Problem requirements: Below are records that must be duplicated exactly.

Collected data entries
══════════
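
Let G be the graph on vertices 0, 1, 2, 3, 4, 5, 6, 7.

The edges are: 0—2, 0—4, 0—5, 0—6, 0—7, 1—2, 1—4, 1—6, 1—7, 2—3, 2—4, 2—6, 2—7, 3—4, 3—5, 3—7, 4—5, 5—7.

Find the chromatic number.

3

2, 3, 4 are pairwise adjacent, so at least 3 colors are needed.
3 colors suffice: color a → {2, 5}; color b → {0, 1, 3}; color c → {4, 6, 7}. No two adjacent vertices share a color.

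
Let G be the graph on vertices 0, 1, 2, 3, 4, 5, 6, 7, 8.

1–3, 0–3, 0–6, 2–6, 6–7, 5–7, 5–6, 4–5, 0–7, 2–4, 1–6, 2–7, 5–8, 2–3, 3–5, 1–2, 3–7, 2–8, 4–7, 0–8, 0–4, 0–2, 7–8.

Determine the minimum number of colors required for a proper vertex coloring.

0, 2, 6, 7 form a clique, so at least 4 colors are needed.
A valid assignment using 4 colors: 0=green, 1=blue, 2=red, 3=yellow, 4=yellow, 5=red, 6=yellow, 7=blue, 8=yellow. No two adjacent vertices share a color.

4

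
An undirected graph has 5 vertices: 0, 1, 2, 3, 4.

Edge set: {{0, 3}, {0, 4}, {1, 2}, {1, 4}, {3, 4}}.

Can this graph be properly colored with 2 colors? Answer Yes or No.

No

0, 3, 4 are pairwise adjacent, so at least 3 colors are needed.
So 2 colors are not enough.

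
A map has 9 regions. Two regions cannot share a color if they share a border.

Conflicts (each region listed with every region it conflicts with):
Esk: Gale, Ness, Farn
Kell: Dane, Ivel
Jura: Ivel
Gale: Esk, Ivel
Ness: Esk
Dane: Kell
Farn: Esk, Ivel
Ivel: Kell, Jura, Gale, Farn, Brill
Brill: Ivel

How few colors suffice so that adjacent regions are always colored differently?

Jura and Ivel conflict, so at least 2 colors are needed.
2 colors suffice: Esk=1, Kell=2, Jura=2, Gale=2, Ness=2, Dane=1, Farn=2, Ivel=1, Brill=2. Every pair that conflicts lands in different colors.

2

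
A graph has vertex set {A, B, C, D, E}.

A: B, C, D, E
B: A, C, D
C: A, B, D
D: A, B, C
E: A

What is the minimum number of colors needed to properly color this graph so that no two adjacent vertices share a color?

4

A, B, C, D form a clique, so at least 4 colors are needed.
4 colors suffice: color 1 → {A}; color 2 → {C, E}; color 3 → {D}; color 4 → {B}. Each edge has distinct colors on its endpoints.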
══════════
Answer space:
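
Let G be the graph on vertices 0, 1, 2, 3, 4, 5, 6, 7.

The edges are: 0—2, 0—4, 0—5, 0—6, 0—7, 1—2, 1—4, 1—6, 1—7, 2—3, 2—4, 2—6, 2—7, 3—4, 3—5, 3—7, 4—5, 5—7.

Find the chromatic number.

3

2, 3, 4 are pairwise adjacent, so at least 3 colors are needed.
3 colors suffice: color a → {2, 5}; color b → {0, 1, 3}; color c → {4, 6, 7}. No two adjacent vertices share a color.

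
Let G be the graph on vertices 0, 1, 2, 3, 4, 5, 6, 7, 8.

1–3, 0–3, 0–6, 2–6, 6–7, 5–7, 5–6, 4–5, 0–7, 2–4, 1–6, 2–7, 5–8, 2–3, 3–5, 1–2, 3–7, 2–8, 4–7, 0–8, 0–4, 0–2, 7–8.

Determine the minimum number of colors required for a proper vertex coloring.

0, 2, 6, 7 form a clique, so at least 4 colors are needed.
A valid assignment using 4 colors: 0=green, 1=blue, 2=red, 3=yellow, 4=yellow, 5=red, 6=yellow, 7=blue, 8=yellow. No two adjacent vertices share a color.

4

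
An undirected graph has 5 vertices: 0, 1, 2, 3, 4.

Edge set: {{0, 3}, {0, 4}, {1, 2}, {1, 4}, {3, 4}}.

Can this graph be properly colored with 2 colors? Answer Yes or No.

No

0, 3, 4 are pairwise adjacent, so at least 3 colors are needed.
So 2 colors are not enough.

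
A map has 9 regions. Two regions cannot share a color if they share a border.

Conflicts (each region listed with every region it conflicts with):
Esk: Gale, Ness, Farn
Kell: Dane, Ivel
Jura: Ivel
Gale: Esk, Ivel
Ness: Esk
Dane: Kell
Farn: Esk, Ivel
Ivel: Kell, Jura, Gale, Farn, Brill
Brill: Ivel

How few colors suffice so that adjacent regions are always colored differently?

Jura and Ivel conflict, so at least 2 colors are needed.
2 colors suffice: Esk=1, Kell=2, Jura=2, Gale=2, Ness=2, Dane=1, Farn=2, Ivel=1, Brill=2. Every pair that conflicts lands in different colors.

2

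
A graph has vertex set {A, B, C, D, E}.

A: B, C, D, E
B: A, C, D
C: A, B, D
D: A, B, C
E: A

What is the minimum number of colors needed to properly color this graph so that no two adjacent vertices share a color?

4

A, B, C, D form a clique, so at least 4 colors are needed.
4 colors suffice: color 1 → {A}; color 2 → {C, E}; color 3 → {D}; color 4 → {B}. Each edge has distinct colors on its endpoints.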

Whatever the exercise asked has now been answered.